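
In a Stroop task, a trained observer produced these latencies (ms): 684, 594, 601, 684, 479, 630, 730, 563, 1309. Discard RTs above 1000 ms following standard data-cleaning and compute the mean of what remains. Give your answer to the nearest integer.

621 ms

Excluded: 1309
Retained (n=8): Σ = 4965
Mean = 4965/8 = 620.6250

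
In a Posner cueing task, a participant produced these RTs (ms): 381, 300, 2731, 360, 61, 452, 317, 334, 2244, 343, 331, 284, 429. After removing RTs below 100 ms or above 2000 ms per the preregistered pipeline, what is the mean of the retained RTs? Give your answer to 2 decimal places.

353.10 ms

Excluded: 61, 2244, 2731
Retained (n=10): Σ = 3531
Mean = 3531/10 = 353.1000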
-------
## WHAT TO DO
Print each of the lines above again, unchanged.

## ANSWER FOR THE TASK
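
In a Stroop task, a trained observer produced these latencies (ms): 684, 594, 601, 684, 479, 630, 730, 563, 1309. Discard RTs above 1000 ms following standard data-cleaning and compute the mean of what remains. Give your answer to the nearest integer.

621 ms

Excluded: 1309
Retained (n=8): Σ = 4965
Mean = 4965/8 = 620.6250

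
In a Posner cueing task, a participant produced these RTs (ms): 381, 300, 2731, 360, 61, 452, 317, 334, 2244, 343, 331, 284, 429. After removing RTs below 100 ms or above 2000 ms per the preregistered pipeline, what is the mean of the retained RTs? Give your answer to 2 decimal places.

353.10 ms

Excluded: 61, 2244, 2731
Retained (n=10): Σ = 3531
Mean = 3531/10 = 353.1000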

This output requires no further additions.